- **Saved entries**:
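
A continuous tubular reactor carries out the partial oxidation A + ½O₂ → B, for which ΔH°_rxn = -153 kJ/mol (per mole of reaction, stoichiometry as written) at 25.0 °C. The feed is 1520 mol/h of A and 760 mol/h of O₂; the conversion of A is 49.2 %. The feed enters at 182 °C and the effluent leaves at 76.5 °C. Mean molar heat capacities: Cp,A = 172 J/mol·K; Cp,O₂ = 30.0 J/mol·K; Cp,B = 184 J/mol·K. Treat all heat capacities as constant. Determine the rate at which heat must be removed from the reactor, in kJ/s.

Extent of reaction ξ = 0.492 × 1520 = 747.84 mol/h
Reaction term: ξ·ΔH°_rxn = 747.84 × -153 = -114420 kJ/h
Sensible, feed 182→25 °C: -44626 kJ/h
Outlet flows (mol/h): A 772.16, O₂ 386.08, B 747.84
Sensible, products 25→76.5 °C: 14523 kJ/h
Q = ΔH = -144520 kJ/h = -40.145 kW
Heat removed = 40.145 kJ/s

Q_out = 40.1 kJ/s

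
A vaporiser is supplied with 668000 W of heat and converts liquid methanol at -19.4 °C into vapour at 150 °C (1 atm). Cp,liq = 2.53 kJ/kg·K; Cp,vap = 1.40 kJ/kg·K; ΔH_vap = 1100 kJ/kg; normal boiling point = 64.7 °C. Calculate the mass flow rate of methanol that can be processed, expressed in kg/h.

Δh = 2.53×(64.7−-19.4) + 1100 + 1.40×(150−64.7) = 1432.2 kJ/kg
Q = 668000 W = 668 kJ/s = 2.4048e+06 kJ/h
ṁ = Q/Δh = 2.4048e+06 / 1432.2 = 1679.1 kg/h

ṁ = 1680 kg/h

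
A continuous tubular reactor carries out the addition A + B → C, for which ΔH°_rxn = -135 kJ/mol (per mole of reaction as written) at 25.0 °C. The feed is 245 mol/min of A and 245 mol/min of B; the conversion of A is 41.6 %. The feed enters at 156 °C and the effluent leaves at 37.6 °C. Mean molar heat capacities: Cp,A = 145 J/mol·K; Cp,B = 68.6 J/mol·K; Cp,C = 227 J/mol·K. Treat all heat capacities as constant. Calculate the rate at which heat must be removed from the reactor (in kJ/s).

Extent of reaction ξ = 0.416 × 245 = 101.92 mol/min
Reaction term: ξ·ΔH°_rxn = 101.92 × -135 = -13759 kJ/min
Sensible, feed 156→25 °C: -6855.5 kJ/min
Outlet flows (mol/min): A 143.08, B 143.08, C 101.92
Sensible, products 25→37.6 °C: 676.59 kJ/min
Q = ΔH = -19938 kJ/min = -332.3 kW
Heat removed = 332.3 kJ/s

Q_out = 332 kJ/s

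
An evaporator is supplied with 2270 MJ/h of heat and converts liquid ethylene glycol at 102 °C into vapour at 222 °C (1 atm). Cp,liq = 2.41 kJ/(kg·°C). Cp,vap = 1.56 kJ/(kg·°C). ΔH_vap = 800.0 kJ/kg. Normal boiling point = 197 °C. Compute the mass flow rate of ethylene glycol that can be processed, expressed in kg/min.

ṁ = 35.4 kg/min

Δh = 2.41×(197−102) + 800.0 + 1.56×(222−197) = 1068 kJ/kg
Q = 2270 MJ/h = 630.56 kJ/s = 37833 kJ/min
ṁ = Q/Δh = 37833 / 1068 = 35.426 kg/min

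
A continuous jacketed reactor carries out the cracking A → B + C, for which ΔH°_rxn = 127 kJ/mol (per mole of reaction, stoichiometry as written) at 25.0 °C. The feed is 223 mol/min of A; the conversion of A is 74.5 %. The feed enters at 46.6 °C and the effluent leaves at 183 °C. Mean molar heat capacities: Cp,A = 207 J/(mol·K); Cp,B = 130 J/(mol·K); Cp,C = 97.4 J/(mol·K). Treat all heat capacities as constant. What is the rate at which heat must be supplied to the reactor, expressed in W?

Extent of reaction ξ = 0.745 × 223 = 166.13 mol/min
Reaction term: ξ·ΔH°_rxn = 166.13 × 127 = 21099 kJ/min
Sensible, feed 46.6→25 °C: -997.08 kJ/min
Outlet flows (mol/min): A 56.865, B 166.13, C 166.13
Sensible, products 25→183 °C: 7828.9 kJ/min
Q = ΔH = 27931 kJ/min = 465.52 kW
Heat supplied = 465520 W

Q_in = 466000 W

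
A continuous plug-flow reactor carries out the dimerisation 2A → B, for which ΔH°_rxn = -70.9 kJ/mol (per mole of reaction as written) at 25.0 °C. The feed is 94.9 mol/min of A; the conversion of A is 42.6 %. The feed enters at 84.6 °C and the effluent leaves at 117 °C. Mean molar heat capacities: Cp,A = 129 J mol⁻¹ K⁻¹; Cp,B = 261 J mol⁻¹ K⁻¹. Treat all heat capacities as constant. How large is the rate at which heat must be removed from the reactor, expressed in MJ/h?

Q_out = 61.9 MJ/h

Extent of reaction ξ = 0.426 × 94.9 / 2 = 20.214 mol/min
Reaction term: ξ·ΔH°_rxn = 20.214 × -70.9 = -1433.2 kJ/min
Sensible, feed 84.6→25 °C: -729.63 kJ/min
Outlet flows (mol/min): A 54.473, B 20.214
Sensible, products 25→117 °C: 1131.9 kJ/min
Q = ΔH = -1030.9 kJ/min = -17.182 kW
Heat removed = 61.856 MJ/h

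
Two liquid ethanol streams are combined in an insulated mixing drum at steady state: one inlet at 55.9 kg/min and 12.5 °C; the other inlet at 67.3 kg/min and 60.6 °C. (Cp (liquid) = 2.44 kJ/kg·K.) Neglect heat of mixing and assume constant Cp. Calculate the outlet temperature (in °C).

T_out = 38.8 °C

No heat crosses the boundary, so H_out = H_in.
Σ ṁᵢCp,ᵢTᵢ = 55.9×2.44×12.5 + 67.3×2.44×60.6 = 11656
Σ ṁᵢCp,ᵢ = 55.9×2.44 + 67.3×2.44 = 300.61
T_out = 11656 / 300.61 = 38.775 °C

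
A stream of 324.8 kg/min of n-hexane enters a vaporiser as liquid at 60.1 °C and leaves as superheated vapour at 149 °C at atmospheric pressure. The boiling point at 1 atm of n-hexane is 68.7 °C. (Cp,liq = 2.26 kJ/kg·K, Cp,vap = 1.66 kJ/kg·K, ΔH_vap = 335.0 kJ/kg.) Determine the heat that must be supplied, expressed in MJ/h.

Q = 9500 MJ/h

liquid 60.1→68.7 °C: 19.436 kJ/kg
vaporisation at 68.7 °C: 335 kJ/kg
vapour 68.7→149 °C: 133.3 kJ/kg
Δh = 19.436 + 335 + 133.3 = 487.73 kJ/kg
Q = ṁ·Δh = 324.8 kg/min × 487.73 kJ/kg = 158420 kJ/min
|Q| = 2640.3 kW = 9505 MJ/h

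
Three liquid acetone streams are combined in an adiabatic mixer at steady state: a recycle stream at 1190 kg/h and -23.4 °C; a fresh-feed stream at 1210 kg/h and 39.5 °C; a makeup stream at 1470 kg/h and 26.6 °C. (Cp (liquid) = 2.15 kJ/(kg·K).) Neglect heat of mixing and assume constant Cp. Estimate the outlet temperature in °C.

Energy balance with Q = 0: Σ ṁᵢCp,ᵢ(T_out − Tᵢ) = 0
Σ ṁᵢCp,ᵢTᵢ = 1190×2.15×-23.4 + 1210×2.15×39.5 + 1470×2.15×26.6 = 126960
Σ ṁᵢCp,ᵢ = 1190×2.15 + 1210×2.15 + 1470×2.15 = 8320.5
T_out = 126960 / 8320.5 = 15.259 °C

T_out = 15.3 °C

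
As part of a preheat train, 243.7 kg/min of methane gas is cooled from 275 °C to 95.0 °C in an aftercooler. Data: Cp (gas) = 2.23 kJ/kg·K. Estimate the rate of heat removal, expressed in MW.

Q_c = 1.63 MW

Q = ṁ·Cp·ΔT = 243.7 × 2.23 × (95.0 − 275) = -97821 kJ/min
Converting: 97821 / 60 s = 1630.4 kW
Cooling duty = 1.6304 MW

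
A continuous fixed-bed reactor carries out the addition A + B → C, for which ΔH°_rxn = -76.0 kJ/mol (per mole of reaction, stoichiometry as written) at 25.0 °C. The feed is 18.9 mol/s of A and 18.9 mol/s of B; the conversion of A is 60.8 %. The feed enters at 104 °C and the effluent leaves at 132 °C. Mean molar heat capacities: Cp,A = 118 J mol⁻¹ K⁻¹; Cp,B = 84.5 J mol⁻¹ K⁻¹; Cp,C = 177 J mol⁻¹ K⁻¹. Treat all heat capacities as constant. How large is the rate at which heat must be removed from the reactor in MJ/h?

Extent of reaction ξ = 0.608 × 18.9 = 11.491 mol/s
Reaction term: ξ·ΔH°_rxn = 11.491 × -76.0 = -873.33 kJ/s
Sensible, feed 104→25 °C: -302.35 kJ/s
Outlet flows (mol/s): A 7.4088, B 7.4088, C 11.491
Sensible, products 25→132 °C: 378.16 kJ/s
Q = ΔH = -797.52 kJ/s = -797.52 kW
Heat removed = 2871.1 MJ/h

Q_out = 2870 MJ/h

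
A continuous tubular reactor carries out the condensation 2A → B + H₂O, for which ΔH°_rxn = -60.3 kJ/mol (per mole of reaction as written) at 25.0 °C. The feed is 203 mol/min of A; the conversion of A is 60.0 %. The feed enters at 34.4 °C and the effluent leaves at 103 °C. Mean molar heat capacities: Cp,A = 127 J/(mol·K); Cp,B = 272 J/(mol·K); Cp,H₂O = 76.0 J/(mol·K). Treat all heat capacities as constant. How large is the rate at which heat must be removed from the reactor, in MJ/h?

Q_out = 87.4 MJ/h

Extent of reaction ξ = 0.600 × 203 / 2 = 60.9 mol/min
Reaction term: ξ·ΔH°_rxn = 60.9 × -60.3 = -3672.3 kJ/min
Sensible, feed 34.4→25 °C: -242.34 kJ/min
Outlet flows (mol/min): A 81.2, B 60.9, H₂O 60.9
Sensible, products 25→103 °C: 2457.4 kJ/min
Q = ΔH = -1457.2 kJ/min = -24.286 kW
Heat removed = 87.43 MJ/h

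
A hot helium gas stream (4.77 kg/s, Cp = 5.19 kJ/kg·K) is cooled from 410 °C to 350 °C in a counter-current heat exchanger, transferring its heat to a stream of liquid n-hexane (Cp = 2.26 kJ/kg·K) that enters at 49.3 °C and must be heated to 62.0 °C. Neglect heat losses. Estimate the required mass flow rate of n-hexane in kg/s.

ṁ_c = 51.8 kg/s

Heat released by hot stream: Q = 4.77 × 5.19 × (410 − 350) = 1485.4 kJ/s
Energy balance on cold side (adiabatic exchanger): Q = ṁ_c·Cp_c·(T_c,out − T_c,in)
ṁ_c = 1485.4 / [2.26 × (62.0 − 49.3)] = 51.752 kg/s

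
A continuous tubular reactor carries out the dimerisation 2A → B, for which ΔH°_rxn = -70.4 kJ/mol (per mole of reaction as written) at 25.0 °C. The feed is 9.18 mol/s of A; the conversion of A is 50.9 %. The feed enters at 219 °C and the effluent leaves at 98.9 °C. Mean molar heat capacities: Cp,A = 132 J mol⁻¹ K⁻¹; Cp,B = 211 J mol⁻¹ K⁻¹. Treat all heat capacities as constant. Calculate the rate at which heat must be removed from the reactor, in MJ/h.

Extent of reaction ξ = 0.509 × 9.18 / 2 = 2.3363 mol/s
Reaction term: ξ·ΔH°_rxn = 2.3363 × -70.4 = -164.48 kJ/s
Sensible, feed 219→25 °C: -235.08 kJ/s
Outlet flows (mol/s): A 4.5074, B 2.3363
Sensible, products 25→98.9 °C: 80.398 kJ/s
Q = ΔH = -319.16 kJ/s = -319.16 kW
Heat removed = 1149 MJ/h

Q_out = 1150 MJ/h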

- **Action item**: Look above for the line containing "A continuous tubular reactor carries out the dimerisation", then please write out that line and each one after it through the end, exactly, with nothing else.

- **Written solution**:
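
A continuous tubular reactor carries out the dimerisation 2A → B, for which ΔH°_rxn = -70.4 kJ/mol (per mole of reaction as written) at 25.0 °C. The feed is 9.18 mol/s of A; the conversion of A is 50.9 %. The feed enters at 219 °C and the effluent leaves at 98.9 °C. Mean molar heat capacities: Cp,A = 132 J mol⁻¹ K⁻¹; Cp,B = 211 J mol⁻¹ K⁻¹. Treat all heat capacities as constant. Calculate the rate at which heat must be removed from the reactor, in MJ/h.

Extent of reaction ξ = 0.509 × 9.18 / 2 = 2.3363 mol/s
Reaction term: ξ·ΔH°_rxn = 2.3363 × -70.4 = -164.48 kJ/s
Sensible, feed 219→25 °C: -235.08 kJ/s
Outlet flows (mol/s): A 4.5074, B 2.3363
Sensible, products 25→98.9 °C: 80.398 kJ/s
Q = ΔH = -319.16 kJ/s = -319.16 kW
Heat removed = 1149 MJ/h

Q_out = 1150 MJ/h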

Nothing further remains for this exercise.